- What is required -
Each entry, in full: reproduce it exactly.

##### Supplied data

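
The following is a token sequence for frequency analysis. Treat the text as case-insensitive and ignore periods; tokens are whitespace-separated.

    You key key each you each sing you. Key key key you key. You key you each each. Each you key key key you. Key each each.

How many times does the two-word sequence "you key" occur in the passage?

Scanning the 26 overlapping bigram windows for "you key":
  position 1–2: you key
  position 8–9: you key
  position 12–13: you key
  position 14–15: you key
  position 20–21: you key
  position 24–25: you key

6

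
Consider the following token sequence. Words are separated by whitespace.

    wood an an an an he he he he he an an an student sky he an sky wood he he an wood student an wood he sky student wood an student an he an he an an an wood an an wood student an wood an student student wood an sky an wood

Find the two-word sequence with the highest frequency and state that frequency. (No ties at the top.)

"an an", 8 times

Bigram frequencies (highest first):
  an an: 8
  an wood: 6
  wood an: 5
  he he: 5
  he an: 5
  an he: 3
  … (13 more, each ≤ 3)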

##########

- Answer area -
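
The following is a token sequence for frequency analysis. Treat the text as case-insensitive and ignore periods; tokens are whitespace-separated.

    You key key each you each sing you. Key key key you key. You key you each each. Each you key key key you. Key each each.

How many times does the two-word sequence "you key" occur in the passage?

Scanning the 26 overlapping bigram windows for "you key":
  position 1–2: you key
  position 8–9: you key
  position 12–13: you key
  position 14–15: you key
  position 20–21: you key
  position 24–25: you key

6

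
Consider the following token sequence. Words are separated by whitespace.

    wood an an an an he he he he he an an an student sky he an sky wood he he an wood student an wood he sky student wood an student an he an he an an an wood an an wood student an wood an student student wood an sky an wood

Find the two-word sequence with the highest frequency and state that frequency. (No ties at the top.)

"an an", 8 times

Bigram frequencies (highest first):
  an an: 8
  an wood: 6
  wood an: 5
  he he: 5
  he an: 5
  an he: 3
  … (13 more, each ≤ 3)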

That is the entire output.